_Task instructions_:
Your output should be the entries below, from the first line up to and including the line with "6. literal('V')", reproduced exactly and with no other lines.

Dataset items
————
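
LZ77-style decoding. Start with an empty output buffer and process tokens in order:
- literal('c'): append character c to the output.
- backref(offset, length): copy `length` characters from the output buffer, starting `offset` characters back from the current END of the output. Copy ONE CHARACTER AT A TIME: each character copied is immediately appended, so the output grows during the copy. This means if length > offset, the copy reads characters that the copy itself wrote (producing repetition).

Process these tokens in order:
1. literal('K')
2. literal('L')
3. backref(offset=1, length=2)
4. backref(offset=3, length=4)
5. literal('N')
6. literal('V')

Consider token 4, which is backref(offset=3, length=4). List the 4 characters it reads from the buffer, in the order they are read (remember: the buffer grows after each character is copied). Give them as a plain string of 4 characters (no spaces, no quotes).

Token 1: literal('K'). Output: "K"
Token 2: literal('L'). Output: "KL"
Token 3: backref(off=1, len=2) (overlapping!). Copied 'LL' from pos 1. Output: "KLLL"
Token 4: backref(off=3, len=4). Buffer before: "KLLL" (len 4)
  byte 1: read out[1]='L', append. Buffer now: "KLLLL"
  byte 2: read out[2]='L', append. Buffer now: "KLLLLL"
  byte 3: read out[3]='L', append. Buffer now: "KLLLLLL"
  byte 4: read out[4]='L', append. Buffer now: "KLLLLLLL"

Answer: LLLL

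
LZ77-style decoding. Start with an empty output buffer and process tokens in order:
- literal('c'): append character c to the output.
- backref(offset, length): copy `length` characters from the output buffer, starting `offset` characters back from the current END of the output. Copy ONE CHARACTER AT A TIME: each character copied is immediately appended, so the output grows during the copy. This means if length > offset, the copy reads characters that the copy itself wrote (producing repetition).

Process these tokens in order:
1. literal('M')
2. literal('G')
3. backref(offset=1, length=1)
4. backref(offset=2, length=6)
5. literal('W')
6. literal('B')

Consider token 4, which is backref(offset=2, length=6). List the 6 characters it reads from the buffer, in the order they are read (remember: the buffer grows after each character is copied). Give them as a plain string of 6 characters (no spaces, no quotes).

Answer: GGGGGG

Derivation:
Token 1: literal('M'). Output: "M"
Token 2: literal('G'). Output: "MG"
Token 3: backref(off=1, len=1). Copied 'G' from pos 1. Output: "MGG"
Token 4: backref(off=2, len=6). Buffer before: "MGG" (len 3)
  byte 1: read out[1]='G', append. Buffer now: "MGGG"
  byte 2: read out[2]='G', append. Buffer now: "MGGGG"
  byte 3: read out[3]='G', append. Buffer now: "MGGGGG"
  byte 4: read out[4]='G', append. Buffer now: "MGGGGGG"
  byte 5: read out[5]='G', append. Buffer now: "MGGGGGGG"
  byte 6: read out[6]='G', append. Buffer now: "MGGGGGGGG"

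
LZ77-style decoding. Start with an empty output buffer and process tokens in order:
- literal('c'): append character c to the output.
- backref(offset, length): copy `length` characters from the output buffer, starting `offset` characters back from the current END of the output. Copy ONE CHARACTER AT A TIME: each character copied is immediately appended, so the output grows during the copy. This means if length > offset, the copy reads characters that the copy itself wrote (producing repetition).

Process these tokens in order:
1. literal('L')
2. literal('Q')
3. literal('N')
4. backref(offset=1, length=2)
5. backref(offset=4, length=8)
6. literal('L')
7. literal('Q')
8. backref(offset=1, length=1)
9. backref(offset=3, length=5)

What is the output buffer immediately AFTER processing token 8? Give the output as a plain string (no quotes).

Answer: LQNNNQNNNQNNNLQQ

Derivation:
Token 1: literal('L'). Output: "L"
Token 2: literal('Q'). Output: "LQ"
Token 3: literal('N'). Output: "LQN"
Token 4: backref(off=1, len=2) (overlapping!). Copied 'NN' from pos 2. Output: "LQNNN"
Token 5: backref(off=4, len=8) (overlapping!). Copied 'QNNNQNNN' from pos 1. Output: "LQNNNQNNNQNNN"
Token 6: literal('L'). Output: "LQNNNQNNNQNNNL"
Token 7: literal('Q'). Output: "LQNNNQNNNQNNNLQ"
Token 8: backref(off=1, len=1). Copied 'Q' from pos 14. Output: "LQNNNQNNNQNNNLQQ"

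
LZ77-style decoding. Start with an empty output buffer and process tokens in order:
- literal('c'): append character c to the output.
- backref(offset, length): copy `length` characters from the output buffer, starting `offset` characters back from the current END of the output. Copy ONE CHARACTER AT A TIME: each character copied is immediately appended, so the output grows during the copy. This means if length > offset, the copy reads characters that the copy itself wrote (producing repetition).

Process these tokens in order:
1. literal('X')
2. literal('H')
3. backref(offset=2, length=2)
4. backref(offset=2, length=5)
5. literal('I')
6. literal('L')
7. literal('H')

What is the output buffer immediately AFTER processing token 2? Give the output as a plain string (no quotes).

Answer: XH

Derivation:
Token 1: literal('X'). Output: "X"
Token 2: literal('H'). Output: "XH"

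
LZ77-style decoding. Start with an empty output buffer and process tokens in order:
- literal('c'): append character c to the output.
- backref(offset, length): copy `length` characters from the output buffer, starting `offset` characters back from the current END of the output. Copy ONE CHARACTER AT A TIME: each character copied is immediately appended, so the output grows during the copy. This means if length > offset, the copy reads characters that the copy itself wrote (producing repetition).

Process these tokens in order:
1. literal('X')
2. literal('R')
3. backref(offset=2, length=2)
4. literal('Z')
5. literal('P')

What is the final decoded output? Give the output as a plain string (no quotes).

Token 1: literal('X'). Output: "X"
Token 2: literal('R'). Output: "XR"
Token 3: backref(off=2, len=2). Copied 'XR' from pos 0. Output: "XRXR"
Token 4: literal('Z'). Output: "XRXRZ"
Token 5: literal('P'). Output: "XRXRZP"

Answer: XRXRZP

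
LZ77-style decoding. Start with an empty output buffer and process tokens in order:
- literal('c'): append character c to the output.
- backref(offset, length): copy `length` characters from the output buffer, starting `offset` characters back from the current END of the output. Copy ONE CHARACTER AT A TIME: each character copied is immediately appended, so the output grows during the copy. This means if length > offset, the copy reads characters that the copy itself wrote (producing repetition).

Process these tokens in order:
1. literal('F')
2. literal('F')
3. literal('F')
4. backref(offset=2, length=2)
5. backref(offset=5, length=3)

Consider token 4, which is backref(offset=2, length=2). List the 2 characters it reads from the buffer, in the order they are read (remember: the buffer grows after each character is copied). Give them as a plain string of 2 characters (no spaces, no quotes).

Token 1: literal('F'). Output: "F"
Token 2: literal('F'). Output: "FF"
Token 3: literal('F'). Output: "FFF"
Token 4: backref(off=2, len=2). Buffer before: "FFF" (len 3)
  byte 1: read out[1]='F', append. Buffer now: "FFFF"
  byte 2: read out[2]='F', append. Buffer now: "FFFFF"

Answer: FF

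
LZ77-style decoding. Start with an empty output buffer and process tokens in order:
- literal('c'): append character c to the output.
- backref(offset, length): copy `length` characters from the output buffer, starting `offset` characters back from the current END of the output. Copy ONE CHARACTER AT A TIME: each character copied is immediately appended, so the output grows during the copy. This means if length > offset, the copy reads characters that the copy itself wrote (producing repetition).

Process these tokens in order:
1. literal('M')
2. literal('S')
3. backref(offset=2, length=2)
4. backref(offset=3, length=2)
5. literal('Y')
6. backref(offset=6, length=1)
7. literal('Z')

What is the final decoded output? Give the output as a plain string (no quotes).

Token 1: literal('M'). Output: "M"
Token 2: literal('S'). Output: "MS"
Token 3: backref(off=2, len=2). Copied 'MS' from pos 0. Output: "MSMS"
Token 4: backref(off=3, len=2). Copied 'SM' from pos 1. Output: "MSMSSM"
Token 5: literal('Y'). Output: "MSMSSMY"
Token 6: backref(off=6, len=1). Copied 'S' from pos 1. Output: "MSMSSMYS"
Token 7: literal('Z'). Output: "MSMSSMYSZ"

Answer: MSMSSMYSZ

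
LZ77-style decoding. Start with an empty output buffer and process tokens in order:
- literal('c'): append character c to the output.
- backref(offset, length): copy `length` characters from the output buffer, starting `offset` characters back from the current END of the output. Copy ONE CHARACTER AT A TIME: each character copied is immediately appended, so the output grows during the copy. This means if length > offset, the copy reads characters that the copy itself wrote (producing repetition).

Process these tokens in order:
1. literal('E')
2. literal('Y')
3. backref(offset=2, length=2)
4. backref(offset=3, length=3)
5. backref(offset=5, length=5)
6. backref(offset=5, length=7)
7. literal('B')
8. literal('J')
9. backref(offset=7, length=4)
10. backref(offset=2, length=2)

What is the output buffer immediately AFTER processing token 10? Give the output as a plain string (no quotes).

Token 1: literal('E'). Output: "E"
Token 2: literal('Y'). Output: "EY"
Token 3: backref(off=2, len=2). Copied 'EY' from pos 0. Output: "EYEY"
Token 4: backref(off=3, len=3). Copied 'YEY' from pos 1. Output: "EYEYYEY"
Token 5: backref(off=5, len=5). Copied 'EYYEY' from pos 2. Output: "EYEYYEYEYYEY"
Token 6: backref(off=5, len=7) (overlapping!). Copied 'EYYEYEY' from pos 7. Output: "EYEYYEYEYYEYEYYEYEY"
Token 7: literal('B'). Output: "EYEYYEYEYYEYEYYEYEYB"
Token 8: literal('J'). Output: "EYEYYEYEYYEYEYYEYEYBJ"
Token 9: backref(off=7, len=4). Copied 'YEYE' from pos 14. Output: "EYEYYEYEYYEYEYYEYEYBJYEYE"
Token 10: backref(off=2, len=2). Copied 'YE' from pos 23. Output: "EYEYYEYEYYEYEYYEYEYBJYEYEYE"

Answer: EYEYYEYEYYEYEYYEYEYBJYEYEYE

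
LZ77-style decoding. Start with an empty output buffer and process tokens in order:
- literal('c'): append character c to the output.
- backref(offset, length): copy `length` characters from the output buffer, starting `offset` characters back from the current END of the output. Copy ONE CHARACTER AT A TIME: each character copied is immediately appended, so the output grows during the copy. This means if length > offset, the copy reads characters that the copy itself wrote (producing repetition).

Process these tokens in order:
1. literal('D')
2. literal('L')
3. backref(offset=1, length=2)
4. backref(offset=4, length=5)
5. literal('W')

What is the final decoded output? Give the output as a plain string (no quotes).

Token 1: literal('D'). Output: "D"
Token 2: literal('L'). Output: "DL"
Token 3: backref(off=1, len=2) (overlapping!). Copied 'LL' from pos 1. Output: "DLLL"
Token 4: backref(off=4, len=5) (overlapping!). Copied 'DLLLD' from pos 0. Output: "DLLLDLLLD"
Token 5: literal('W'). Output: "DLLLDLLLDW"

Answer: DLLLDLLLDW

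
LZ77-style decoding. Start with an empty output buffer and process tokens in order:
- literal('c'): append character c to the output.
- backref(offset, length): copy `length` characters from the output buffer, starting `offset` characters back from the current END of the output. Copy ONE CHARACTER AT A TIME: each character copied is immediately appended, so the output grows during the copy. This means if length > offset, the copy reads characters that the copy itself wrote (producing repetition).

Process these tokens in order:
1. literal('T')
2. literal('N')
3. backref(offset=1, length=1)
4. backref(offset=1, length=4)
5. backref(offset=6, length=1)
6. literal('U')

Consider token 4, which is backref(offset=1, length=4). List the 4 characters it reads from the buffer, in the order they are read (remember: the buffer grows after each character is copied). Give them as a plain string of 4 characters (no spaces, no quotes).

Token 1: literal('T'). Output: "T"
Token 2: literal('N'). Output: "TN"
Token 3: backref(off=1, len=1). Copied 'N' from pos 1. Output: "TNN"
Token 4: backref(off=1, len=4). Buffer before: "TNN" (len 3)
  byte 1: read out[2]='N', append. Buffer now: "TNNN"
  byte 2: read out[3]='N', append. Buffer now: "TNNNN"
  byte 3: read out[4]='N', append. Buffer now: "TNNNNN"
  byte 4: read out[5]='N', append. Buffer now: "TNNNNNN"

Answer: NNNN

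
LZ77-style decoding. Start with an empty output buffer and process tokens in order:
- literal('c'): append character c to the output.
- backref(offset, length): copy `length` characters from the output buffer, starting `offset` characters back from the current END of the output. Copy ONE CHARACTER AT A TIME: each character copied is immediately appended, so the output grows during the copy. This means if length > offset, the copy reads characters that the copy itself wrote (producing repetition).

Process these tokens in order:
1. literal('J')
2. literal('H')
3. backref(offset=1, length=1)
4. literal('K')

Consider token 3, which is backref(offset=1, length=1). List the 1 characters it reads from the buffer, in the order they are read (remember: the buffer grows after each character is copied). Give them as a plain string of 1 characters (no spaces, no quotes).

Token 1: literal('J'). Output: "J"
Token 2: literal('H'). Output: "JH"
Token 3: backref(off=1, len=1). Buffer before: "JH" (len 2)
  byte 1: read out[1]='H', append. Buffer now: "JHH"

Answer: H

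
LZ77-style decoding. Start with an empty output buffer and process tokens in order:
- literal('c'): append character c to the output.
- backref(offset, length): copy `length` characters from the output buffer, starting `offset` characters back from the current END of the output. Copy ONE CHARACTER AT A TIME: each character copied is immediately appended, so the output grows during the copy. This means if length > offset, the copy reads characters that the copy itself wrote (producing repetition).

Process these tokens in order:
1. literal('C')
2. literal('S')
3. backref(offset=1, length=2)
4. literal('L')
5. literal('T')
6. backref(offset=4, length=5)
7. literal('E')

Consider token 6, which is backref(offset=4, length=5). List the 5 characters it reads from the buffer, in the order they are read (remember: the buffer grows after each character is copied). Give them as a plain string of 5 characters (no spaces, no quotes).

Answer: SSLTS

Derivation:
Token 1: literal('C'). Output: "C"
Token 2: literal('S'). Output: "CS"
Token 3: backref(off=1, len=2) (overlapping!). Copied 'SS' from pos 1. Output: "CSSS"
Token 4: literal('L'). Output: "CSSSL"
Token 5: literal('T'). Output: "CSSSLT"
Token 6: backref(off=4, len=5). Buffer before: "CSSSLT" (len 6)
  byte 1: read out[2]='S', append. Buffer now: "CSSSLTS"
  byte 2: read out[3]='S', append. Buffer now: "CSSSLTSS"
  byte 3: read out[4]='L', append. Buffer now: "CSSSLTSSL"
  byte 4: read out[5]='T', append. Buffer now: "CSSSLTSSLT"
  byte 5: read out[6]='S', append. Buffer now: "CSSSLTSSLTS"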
————
_The completed task_:
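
LZ77-style decoding. Start with an empty output buffer and process tokens in order:
- literal('c'): append character c to the output.
- backref(offset, length): copy `length` characters from the output buffer, starting `offset` characters back from the current END of the output. Copy ONE CHARACTER AT A TIME: each character copied is immediately appended, so the output grows during the copy. This means if length > offset, the copy reads characters that the copy itself wrote (producing repetition).

Process these tokens in order:
1. literal('K')
2. literal('L')
3. backref(offset=1, length=2)
4. backref(offset=3, length=4)
5. literal('N')
6. literal('V')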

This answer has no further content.